[Task prompt]
Copy each line below that contains "subgraphs".

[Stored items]
++++++++

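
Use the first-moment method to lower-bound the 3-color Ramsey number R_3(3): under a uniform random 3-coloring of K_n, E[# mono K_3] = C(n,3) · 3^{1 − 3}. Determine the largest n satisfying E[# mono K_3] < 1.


We need C(n, 3) · 3^{1 − 3} < 1, i.e. C(n, 3) < 3^{3 − 1} = 9.
Check values of n near the boundary:
  n = 3: C(3, 3) = 1; 1 < 9? YES
  n = 4: C(4, 3) = 4; 4 < 9? YES
  n = 5: C(5, 3) = 10; 10 < 9? NO
The largest n with C(n, 3) < 9 is n = 4 (where E[X] = 4/9 ≈ 0.444444). Hence R_3(3) > 4, i.e. R_3(3) ≥ 5.

Largest n = 4; hence R_3(3) > 4.


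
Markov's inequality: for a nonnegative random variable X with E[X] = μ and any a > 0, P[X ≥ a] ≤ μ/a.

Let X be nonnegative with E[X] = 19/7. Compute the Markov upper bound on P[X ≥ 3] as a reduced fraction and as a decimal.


μ = E[X] = 19/7, a = 3.
Markov: P[X ≥ 3] ≤ μ/a = (19/7)/3 = 19/21.
Numerically: ≈ 0.90476.
(Since a = 3 > μ = 2.71429, the bound 19/21 is < 1 and informative.)

P[X ≥ 3] ≤ 19/21 ≈ 0.90476.


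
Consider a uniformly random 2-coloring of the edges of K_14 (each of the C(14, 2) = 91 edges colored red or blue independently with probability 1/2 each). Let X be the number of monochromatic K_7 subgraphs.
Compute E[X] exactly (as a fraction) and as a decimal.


Let X = Σ_S X_S over the C(14, 7) = 3432 subsets S of size 7, where X_S = 1 if the K_7 on S is monochromatic.
For a fixed S, the K_7 on S has C(7, 2) = 21 edges. P[all 21 edges red] = (1/2)^21, and likewise for blue, so P[monochromatic] = 2·(1/2)^21 = 2^{1 − 21} = 1/1048576.
By linearity: E[X] = C(14, 7) · 2^{1 − 21} = 3432 · 1/1048576 = 429/131072.
Numerically: E[X] ≈ 0.003.

E[X] = C(14,7)·2^(1−C(7,2)) = 429/131072 ≈ 0.003.


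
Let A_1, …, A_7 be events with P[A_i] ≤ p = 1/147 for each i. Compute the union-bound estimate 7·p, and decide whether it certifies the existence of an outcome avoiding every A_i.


Union bound: P[∪_{i=1}^{7} A_i] ≤ Σ_i P[A_i] ≤ 7·p = 7·(1/147) = 1/21.
Numerically: 1/21 ≈ 0.048.
Is 1/21 < 1? YES.
Since P[∪ A_i] ≤ 1/21 < 1, the complement has P[∩ A_i^c] ≥ 1 − 1/21 = 20/21 > 0, so some outcome avoids every A_i.

7·p = 1/21 ≈ 0.048; existence CERTIFIED by the union bound.


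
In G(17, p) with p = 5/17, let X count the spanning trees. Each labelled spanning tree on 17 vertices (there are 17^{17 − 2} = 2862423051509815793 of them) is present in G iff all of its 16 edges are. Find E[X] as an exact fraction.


K_17 has 17^{17 − 2} = 2862423051509815793 labelled spanning trees.
For each such spanning tree H, let X_H = 1 if all 16 edges of H are present in G. Then P[X_H = 1] = p^{16} = (5/17)^{16} = 152587890625/48661191875666868481.
Summing the indicators: E[X] = Σ_H E[X_H] = 2862423051509815793 · p^{16} = 2862423051509815793 · 152587890625/48661191875666868481 = 152587890625/17.
Numerically: E[X] ≈ 8.9758e+09.

E[X] = 2862423051509815793 · (5/17)^{16} = 152587890625/17 ≈ 8.9758e+09.


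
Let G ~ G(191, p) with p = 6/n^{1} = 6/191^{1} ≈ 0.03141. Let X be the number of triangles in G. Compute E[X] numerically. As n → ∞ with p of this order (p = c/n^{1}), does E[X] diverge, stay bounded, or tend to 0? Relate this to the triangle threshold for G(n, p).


Number of potential triangles: C(191, 3) = 1143135.
Each occurs with probability p³ ≈ (0.03141)³ ≈ 3.099943e-05.
By linearity: E[X] = C(191, 3)·p³ ≈ 1143135 · 3.099943e-05 ≈ 35.4365.
Here α = 1, so p = 6/n is exactly at the triangle threshold p ~ 1/n. Asymptotically E[X] → c³/6 = 6³/6 = 36 ≈ 36.0000, a bounded constant. In this regime the triangle count is asymptotically Poisson(c³/6).

E[X] ≈ 35.4365; in regime p = Θ(1/n^{1}) E[X] stays bounded (at the triangle threshold p ~ 1/n).


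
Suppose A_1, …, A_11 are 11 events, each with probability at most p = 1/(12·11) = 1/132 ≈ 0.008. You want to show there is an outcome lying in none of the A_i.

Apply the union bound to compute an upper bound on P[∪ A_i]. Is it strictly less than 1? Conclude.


Union bound: P[∪_{i=1}^{11} A_i] ≤ Σ_i P[A_i] ≤ 11·p = 11·(1/132) = 1/12.
Numerically: 1/12 ≈ 0.083.
Is 1/12 < 1? YES.
Since P[∪ A_i] ≤ 1/12 < 1, the complement has P[∩ A_i^c] ≥ 1 − 1/12 = 11/12 > 0, so some outcome avoids every A_i.

11·p = 1/12 ≈ 0.083; existence CERTIFIED by the union bound.


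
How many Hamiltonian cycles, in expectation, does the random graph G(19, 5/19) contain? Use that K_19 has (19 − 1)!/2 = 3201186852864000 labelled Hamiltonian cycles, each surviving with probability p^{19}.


K_19 has (19 − 1)!/2 = 3201186852864000 labelled Hamiltonian cycles.
For each such Hamiltonian cycle H, let X_H = 1 if all 19 edges of H are present in G. Then P[X_H = 1] = p^{19} = (5/19)^{19} = 19073486328125/1978419655660313589123979.
By linearity of expectation: E[X] = Σ_H E[X_H] = 3201186852864000 · p^{19} = 3201186852864000 · 19073486328125/1978419655660313589123979 = 61057793671875000000000000000/1978419655660313589123979.
Numerically: E[X] ≈ 3.09e+04.

E[X] = 3201186852864000 · (5/19)^{19} = 61057793671875000000000000000/1978419655660313589123979 ≈ 3.09e+04.


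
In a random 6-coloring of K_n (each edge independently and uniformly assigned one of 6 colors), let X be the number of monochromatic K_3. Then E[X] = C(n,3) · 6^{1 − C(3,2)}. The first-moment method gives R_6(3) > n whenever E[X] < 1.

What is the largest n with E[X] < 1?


We need C(n, 3) · 6^{1 − 3} < 1, i.e. C(n, 3) < 6^{3 − 1} = 36.
Check values of n near the boundary:
  n = 3: C(3, 3) = 1; 1 < 36? YES
  n = 4: C(4, 3) = 4; 4 < 36? YES
  n = 5: C(5, 3) = 10; 10 < 36? YES
  n = 6: C(6, 3) = 20; 20 < 36? YES
  n = 7: C(7, 3) = 35; 35 < 36? YES
  n = 8: C(8, 3) = 56; 56 < 36? NO
  n = 9: C(9, 3) = 84; 84 < 36? NO
The largest n with C(n, 3) < 36 is n = 7 (where E[X] = 35/36 ≈ 0.97222). Hence R_6(3) > 7, i.e. R_6(3) ≥ 8.

Largest n = 7; hence R_6(3) > 7.


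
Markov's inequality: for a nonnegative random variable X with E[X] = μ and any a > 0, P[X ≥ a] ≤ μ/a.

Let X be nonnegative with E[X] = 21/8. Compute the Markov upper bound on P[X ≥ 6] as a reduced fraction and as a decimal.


μ = E[X] = 21/8, a = 6.
Markov: P[X ≥ 6] ≤ μ/a = (21/8)/6 = 7/16.
Numerically: ≈ 0.438.
(Since a = 6 > μ = 2.625, the bound 7/16 is < 1 and informative.)

P[X ≥ 6] ≤ 7/16 ≈ 0.438.


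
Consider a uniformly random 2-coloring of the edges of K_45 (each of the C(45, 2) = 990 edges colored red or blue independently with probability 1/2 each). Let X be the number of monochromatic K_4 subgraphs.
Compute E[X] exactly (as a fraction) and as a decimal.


Let X = Σ_S X_S over the C(45, 4) = 148995 subsets S of size 4, where X_S = 1 if the K_4 on S is monochromatic.
For a fixed S, the K_4 on S has C(4, 2) = 6 edges. P[all 6 edges red] = (1/2)^6, and likewise for blue, so P[monochromatic] = 2·(1/2)^6 = 2^{1 − 6} = 1/32.
By linearity of expectation: E[X] = C(45, 4) · 2^{1 − 6} = 148995 · 1/32 = 148995/32.
Numerically: E[X] ≈ 4656.0938.

E[X] = C(45,4)·2^(1−C(4,2)) = 148995/32 ≈ 4656.0938.


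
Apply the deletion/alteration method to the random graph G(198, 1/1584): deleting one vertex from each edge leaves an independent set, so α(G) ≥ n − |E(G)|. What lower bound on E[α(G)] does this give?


E[|E(G)|] = C(198, 2)·p = 19503 · (1/1584) = 197/16.
E[α(G)] ≥ n − E[|E(G)|] = 198 − 197/16 = 2971/16.
Numerically: ≈ 185.6875.
(This is only a lower bound; the true E[α(G)] may be larger.)

E[α(G)] ≥ 2971/16 ≈ 185.6875.


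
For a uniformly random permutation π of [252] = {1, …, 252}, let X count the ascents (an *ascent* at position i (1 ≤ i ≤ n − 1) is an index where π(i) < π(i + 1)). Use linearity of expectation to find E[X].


Write X = Σ X_I over i = 1, …, 251, with X_I the indicator of one ascent.
There are 251 indicators.
For each fixed i, the pair (π(i), π(i+1)) is a uniformly random ordered pair of distinct values from {1, …, 252}; by symmetry P[π(i) < π(i+1)] = 1/2.
By linearity: E[X] = 251 · (1/2) = (252 − 1) · (1/2) = 251/2 ≈ 125.500.

E[X] = 251/2 = 125.500.


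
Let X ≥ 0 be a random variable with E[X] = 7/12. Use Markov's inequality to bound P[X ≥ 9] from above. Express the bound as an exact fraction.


μ = E[X] = 7/12, a = 9.
Markov: P[X ≥ 9] ≤ μ/a = (7/12)/9 = 7/108.
Numerically: ≈ 0.0648.
(Since a = 9 > μ = 0.5833, the bound 7/108 is < 1 and informative.)

P[X ≥ 9] ≤ 7/108 ≈ 0.0648.


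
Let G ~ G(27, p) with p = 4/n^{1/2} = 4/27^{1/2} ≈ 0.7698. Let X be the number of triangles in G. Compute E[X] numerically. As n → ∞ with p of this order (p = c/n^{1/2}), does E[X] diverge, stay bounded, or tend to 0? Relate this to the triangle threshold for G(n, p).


Number of potential triangles: C(27, 3) = 2925.
Each occurs with probability p³ ≈ (0.7698)³ ≈ 4.56177990e-01.
By linearity: E[X] = C(27, 3)·p³ ≈ 2925 · 4.56177990e-01 ≈ 1334.320622.
Since α = 1/2 < 1, p = c/n^{1/2} ≫ 1/n is above the triangle threshold p ~ 1/n. Asymptotically E[X] ~ (c³/6)·n^{3(1−α)} = (4³/6)·n^{1.5} → ∞; triangles are abundant w.h.p.

E[X] ≈ 1334.320622; in regime p = Θ(1/n^{1/2}) E[X] diverges (above the triangle threshold p ~ 1/n).


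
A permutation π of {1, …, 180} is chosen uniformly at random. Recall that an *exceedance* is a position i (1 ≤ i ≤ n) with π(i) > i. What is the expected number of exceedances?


Write X = Σ_{i=1}^{180} X_i, where X_i = 1_{π(i) > i}.
For each fixed i, π(i) is uniform over {1, …, 180} (marginal of a uniform permutation), so P[π(i) > i] = (n − i)/n. Summing: Σ_{i=1}^{180} (n − i)/n = (0 + 1 + … + 179)/180 = 180(180 − 1)/(2·180) = (180 − 1)/2.
Hence E[X] = Σ_{i=1}^{180} (180 − i)/180 = 179/2 ≈ 89.500.

E[X] = 179/2 = 89.500.


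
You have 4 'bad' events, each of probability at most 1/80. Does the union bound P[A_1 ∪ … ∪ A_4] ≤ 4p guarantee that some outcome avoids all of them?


Union bound: P[∪_{i=1}^{4} A_i] ≤ Σ_i P[A_i] ≤ 4·p = 4·(1/80) = 1/20.
Numerically: 1/20 ≈ 0.0500000.
Is 1/20 < 1? YES.
Since P[∪ A_i] ≤ 1/20 < 1, the complement has P[∩ A_i^c] ≥ 1 − 1/20 = 19/20 > 0, so some outcome avoids every A_i.

4·p = 1/20 ≈ 0.0500000; existence CERTIFIED by the union bound.


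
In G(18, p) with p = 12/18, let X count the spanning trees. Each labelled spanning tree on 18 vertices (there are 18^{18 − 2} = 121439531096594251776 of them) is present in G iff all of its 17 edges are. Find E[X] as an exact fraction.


K_18 has 18^{18 − 2} = 121439531096594251776 labelled spanning trees.
For each such spanning tree H, let X_H = 1 if all 17 edges of H are present in G. Then P[X_H = 1] = p^{17} = (2/3)^{17} = 131072/129140163.
By linearity of expectation: E[X] = Σ_H E[X_H] = 121439531096594251776 · p^{17} = 121439531096594251776 · 131072/129140163 = 123256172596690944.
Numerically: E[X] ≈ 1.23256e+17.

E[X] = 121439531096594251776 · (2/3)^{17} = 123256172596690944 ≈ 1.23256e+17.


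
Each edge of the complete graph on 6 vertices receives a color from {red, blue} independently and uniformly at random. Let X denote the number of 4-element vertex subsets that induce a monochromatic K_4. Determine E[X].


Let X = Σ_S X_S over the C(6, 4) = 15 subsets S of size 4, where X_S = 1 if the K_4 on S is monochromatic.
For a fixed S, the K_4 on S has C(4, 2) = 6 edges. P[all 6 edges red] = (1/2)^6, and likewise for blue, so P[monochromatic] = 2·(1/2)^6 = 2^{1 − 6} = 1/32.
By linearity of expectation: E[X] = C(6, 4) · 2^{1 − 6} = 15 · 1/32 = 15/32.
Numerically: E[X] ≈ 0.468750.

E[X] = C(6,4)·2^(1−C(4,2)) = 15/32 ≈ 0.468750.


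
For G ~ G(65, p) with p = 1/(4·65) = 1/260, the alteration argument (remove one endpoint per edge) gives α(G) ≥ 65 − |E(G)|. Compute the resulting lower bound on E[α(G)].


E[|E(G)|] = C(65, 2)·p = 2080 · (1/260) = 8.
E[α(G)] ≥ n − E[|E(G)|] = 65 − 8 = 57.
Numerically: ≈ 57.0000.
(This is only a lower bound; the true E[α(G)] may be larger.)

E[α(G)] ≥ 57 ≈ 57.0000.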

++++++++

[Solution to this task]
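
Consider a uniformly random 2-coloring of the edges of K_14 (each of the C(14, 2) = 91 edges colored red or blue independently with probability 1/2 each). Let X be the number of monochromatic K_7 subgraphs.
Consider a uniformly random 2-coloring of the edges of K_45 (each of the C(45, 2) = 990 edges colored red or blue independently with probability 1/2 each). Let X be the number of monochromatic K_4 subgraphs.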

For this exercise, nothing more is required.